Nothing but an exact copy is wanted here: the line with "Winch anchors: A_1" and all the lines that follow it in the entries below.

(Dataset entries)
________________

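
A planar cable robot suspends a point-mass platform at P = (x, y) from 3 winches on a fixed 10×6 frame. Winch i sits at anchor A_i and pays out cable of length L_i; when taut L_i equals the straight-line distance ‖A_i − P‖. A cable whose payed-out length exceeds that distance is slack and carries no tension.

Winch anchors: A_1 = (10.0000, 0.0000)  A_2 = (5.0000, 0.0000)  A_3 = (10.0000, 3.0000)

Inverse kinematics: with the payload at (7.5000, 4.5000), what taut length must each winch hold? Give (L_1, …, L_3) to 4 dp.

cable 1: Δx=2.5000, Δy=-4.5000; L_1 = √(Δx²+Δy²) = 5.1478
cable 2: Δx=-2.5000, Δy=-4.5000; L_2 = √(Δx²+Δy²) = 5.1478
cable 3: Δx=2.5000, Δy=-1.5000; L_3 = √(Δx²+Δy²) = 2.9155

(5.1478, 5.1478, 2.9155)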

________________

* WRITTEN RESPONSE
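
Winch anchors: A_1 = (10.0000, 0.0000)  A_2 = (5.0000, 0.0000)  A_3 = (10.0000, 3.0000)

Inverse kinematics: with the payload at (7.5000, 4.5000), what taut length must each winch hold? Give (L_1, …, L_3) to 4 dp.

cable 1: Δx=2.5000, Δy=-4.5000; L_1 = √(Δx²+Δy²) = 5.1478
cable 2: Δx=-2.5000, Δy=-4.5000; L_2 = √(Δx²+Δy²) = 5.1478
cable 3: Δx=2.5000, Δy=-1.5000; L_3 = √(Δx²+Δy²) = 2.9155

(5.1478, 5.1478, 2.9155)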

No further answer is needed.